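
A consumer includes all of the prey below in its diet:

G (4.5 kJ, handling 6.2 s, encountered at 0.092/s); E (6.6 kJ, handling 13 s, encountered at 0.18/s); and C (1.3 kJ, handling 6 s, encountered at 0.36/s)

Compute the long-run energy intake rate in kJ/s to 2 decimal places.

0.34 kJ/s

R = (0.092×4.5 + 0.18×6.6 + 0.36×1.3) / (1 + 0.092×6.2 + 0.18×13 + 0.36×6) = 2.07/6.07 = 0.341 kJ/s.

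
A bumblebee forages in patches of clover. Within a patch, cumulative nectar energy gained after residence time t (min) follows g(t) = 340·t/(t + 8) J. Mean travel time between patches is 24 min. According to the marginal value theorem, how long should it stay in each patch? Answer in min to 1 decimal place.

Optimal t* satisfies g'(t*) = g(t*)/(T + t*).
g'(t) = 340·8/(t + 8)². Setting 340·8/(t+8)² = 340t/[(t+8)(24+t)] gives 8(24+t) = t(t+8), so t² = 8×24 = 192.
t* = √192 = 13.86 min.

13.9 min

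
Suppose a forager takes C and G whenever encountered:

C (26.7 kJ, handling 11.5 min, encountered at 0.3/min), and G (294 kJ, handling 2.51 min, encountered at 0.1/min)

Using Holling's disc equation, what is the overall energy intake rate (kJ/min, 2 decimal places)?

Energy encountered per unit search time: 0.3×26.7 + 0.1×294 = 37.41 kJ/min.
Handling time per unit search time: 0.3×11.5 + 0.1×2.51 = 3.701.
Rate = 37.41/(1 + 3.701) = 7.958 kJ/min.

7.96 kJ/min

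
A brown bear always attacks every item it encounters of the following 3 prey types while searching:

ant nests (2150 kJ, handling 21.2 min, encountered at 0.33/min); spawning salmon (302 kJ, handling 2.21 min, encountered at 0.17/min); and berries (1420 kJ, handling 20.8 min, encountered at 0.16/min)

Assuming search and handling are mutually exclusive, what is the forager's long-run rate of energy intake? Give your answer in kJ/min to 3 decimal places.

R = (0.33×2150 + 0.17×302 + 0.16×1420) / (1 + 0.33×21.2 + 0.17×2.21 + 0.16×20.8) = 988/11.7 = 84.45 kJ/min.

84.450 kJ/min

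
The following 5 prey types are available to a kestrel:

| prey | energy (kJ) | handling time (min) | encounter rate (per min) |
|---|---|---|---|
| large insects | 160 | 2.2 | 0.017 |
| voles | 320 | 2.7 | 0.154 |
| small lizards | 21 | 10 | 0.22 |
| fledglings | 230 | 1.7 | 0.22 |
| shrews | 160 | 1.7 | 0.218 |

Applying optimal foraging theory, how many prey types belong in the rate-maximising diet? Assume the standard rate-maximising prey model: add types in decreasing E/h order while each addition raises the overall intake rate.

4

Profitabilities (E/h, kJ/min): fledglings 135, voles 119, shrews 94.1, large insects 72.7, small lizards 2.1. Add prey in this order while the next type's profitability exceeds the intake rate on those already taken.
Rate on top 1: 36.83. voles: 119 > 36.83 → include.
Rate on top 2: 55.81. shrews: 94.1 > 55.81 → include.
Rate on top 3: 62.38. large insects: 72.7 > 62.38 → include.
Rate on top 4: 62.55. small lizards: 2.1 < 62.55 → exclude; stop.
Optimal diet: fledglings, voles, shrews, large insects — 4 of 5 types.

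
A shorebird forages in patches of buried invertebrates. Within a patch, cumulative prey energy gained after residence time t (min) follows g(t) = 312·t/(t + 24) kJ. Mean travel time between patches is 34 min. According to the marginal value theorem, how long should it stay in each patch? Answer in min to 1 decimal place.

By the marginal value theorem, leave when the instantaneous gain rate g'(t) equals the habitat-wide average g(t)/(T + t).
g'(t) = 312·24/(t + 24)². Setting 312·24/(t+24)² = 312t/[(t+24)(34+t)] gives 24(34+t) = t(t+24), so t² = 24×34 = 816.
t* = √816 = 28.57 min.

28.6 min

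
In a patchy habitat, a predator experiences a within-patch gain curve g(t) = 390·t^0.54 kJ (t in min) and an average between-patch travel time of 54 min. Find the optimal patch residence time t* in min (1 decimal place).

Maximise g(t)/(T+t): set derivative to zero → g'(t)(T+t) = g(t).
g'(t) = 0.54·390·t^-0.46. Setting 0.54·390·t^-0.46 = 390·t^0.54/(54+t) gives 0.54(54+t) = t, so 0.46·t = 0.54×54.
t* = 0.54×54/0.46 = 63.39 min.

63.4 min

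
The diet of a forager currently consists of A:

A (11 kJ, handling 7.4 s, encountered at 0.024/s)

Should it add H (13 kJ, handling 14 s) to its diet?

Yes

Current rate: (0.024×11)/(1 + 0.024×7.4) = 0.2242 kJ/s.
Profitability of H: 13/14 = 0.9286 kJ/s.
0.9286 > 0.2242, so adding H raises the average — include it.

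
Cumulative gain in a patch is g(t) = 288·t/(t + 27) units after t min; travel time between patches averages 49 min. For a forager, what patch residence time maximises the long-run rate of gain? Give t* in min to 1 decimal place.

Maximise g(t)/(T+t): set derivative to zero → g'(t)(T+t) = g(t).
g'(t) = 288·27/(t + 27)². Setting 288·27/(t+27)² = 288t/[(t+27)(49+t)] gives 27(49+t) = t(t+27), so t² = 27×49 = 1323.
t* = √1323 = 36.37 min.

36.4 min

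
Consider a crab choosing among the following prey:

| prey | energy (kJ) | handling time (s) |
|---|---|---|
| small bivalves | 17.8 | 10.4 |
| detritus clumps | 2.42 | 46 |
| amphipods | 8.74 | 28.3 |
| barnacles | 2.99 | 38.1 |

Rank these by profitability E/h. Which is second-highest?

Profitability E/h (kJ/s): small bivalves = 17.8/10.4 = 1.71, detritus clumps = 2.42/46 = 0.0526, amphipods = 8.74/28.3 = 0.309, barnacles = 2.99/38.1 = 0.0785.
Ranked: small bivalves > amphipods > barnacles > detritus clumps.

amphipods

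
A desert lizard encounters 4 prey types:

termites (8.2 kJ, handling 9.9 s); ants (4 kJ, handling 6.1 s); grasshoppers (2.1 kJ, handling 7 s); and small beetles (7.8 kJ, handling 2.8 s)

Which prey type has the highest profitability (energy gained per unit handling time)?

small beetles

Profitability E/h (kJ/s): termites = 8.2/9.9 = 0.828, ants = 4/6.1 = 0.656, grasshoppers = 2.1/7 = 0.3, small beetles = 7.8/2.8 = 2.79.
Ranked: small beetles > termites > ants > grasshoppers.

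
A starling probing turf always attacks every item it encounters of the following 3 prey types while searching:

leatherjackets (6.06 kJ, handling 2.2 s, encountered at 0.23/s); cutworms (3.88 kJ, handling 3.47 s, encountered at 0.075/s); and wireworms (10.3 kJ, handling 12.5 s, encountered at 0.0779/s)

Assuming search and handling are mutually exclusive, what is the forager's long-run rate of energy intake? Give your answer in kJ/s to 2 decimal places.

R = Σλ_iE_i / (1 + Σλ_ih_i)
Numerator: 0.23×6.06 + 0.075×3.88 + 0.0779×10.3 = 2.487
Denominator: 1 + 0.23×2.2 + 0.075×3.47 + 0.0779×12.5 = 2.74
R = 2.487/2.74 = 0.9077 kJ/s

0.91 kJ/s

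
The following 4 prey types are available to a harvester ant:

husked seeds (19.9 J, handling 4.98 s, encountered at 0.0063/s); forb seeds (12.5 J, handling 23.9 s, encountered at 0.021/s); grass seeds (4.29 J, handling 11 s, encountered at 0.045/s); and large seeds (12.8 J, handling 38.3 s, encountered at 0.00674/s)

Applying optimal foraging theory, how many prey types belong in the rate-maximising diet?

Rank by E/h (J/s): husked seeds 4, forb seeds 0.523, grass seeds 0.39, large seeds 0.334. Include each in turn until the next type's E/h falls below the running intake rate.
Rate on top 1: 0.1216. forb seeds: 0.523 > 0.1216 → include.
Rate on top 2: 0.253. grass seeds: 0.39 > 0.253 → include.
Rate on top 3: 0.2864. large seeds: 0.334 > 0.2864 → include.
Optimal diet: husked seeds, forb seeds, grass seeds, large seeds — 4 of 4 types.

4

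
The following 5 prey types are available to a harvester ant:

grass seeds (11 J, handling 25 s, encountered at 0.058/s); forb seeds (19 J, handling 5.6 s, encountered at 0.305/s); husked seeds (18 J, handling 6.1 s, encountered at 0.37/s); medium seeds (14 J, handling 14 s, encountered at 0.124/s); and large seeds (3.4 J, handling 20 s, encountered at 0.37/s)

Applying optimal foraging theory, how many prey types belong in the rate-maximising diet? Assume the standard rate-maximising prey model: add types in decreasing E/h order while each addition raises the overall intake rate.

2

Profitabilities (E/h, J/s): forb seeds 3.39, husked seeds 2.95, medium seeds 1, grass seeds 0.44, large seeds 0.17. Add prey in this order while the next type's profitability exceeds the intake rate on those already taken.
Rate on top 1: 2.14. husked seeds: 2.95 > 2.14 → include.
Rate on top 2: 2.509. medium seeds: 1 < 2.509 → exclude; stop.
Optimal diet: forb seeds, husked seeds — 2 of 5 types.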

▸ **TASK DESCRIPTION**: Find the line with "Rank these by" in the material above. Reproduce it and each line after it up to and including the line with "A starling probing".

▸ **PROBLEM SOLUTION**:
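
Rank these by profitability E/h. Which is second-highest?

Profitability E/h (kJ/s): small bivalves = 17.8/10.4 = 1.71, detritus clumps = 2.42/46 = 0.0526, amphipods = 8.74/28.3 = 0.309, barnacles = 2.99/38.1 = 0.0785.
Ranked: small bivalves > amphipods > barnacles > detritus clumps.

amphipods

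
A desert lizard encounters 4 prey types:

termites (8.2 kJ, handling 9.9 s); ants (4 kJ, handling 6.1 s); grasshoppers (2.1 kJ, handling 7 s); and small beetles (7.8 kJ, handling 2.8 s)

Which prey type has the highest profitability (energy gained per unit handling time)?

small beetles

Profitability E/h (kJ/s): termites = 8.2/9.9 = 0.828, ants = 4/6.1 = 0.656, grasshoppers = 2.1/7 = 0.3, small beetles = 7.8/2.8 = 2.79.
Ranked: small beetles > termites > ants > grasshoppers.

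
A starling probing turf always attacks every item it encounters of the following 3 prey types while searching: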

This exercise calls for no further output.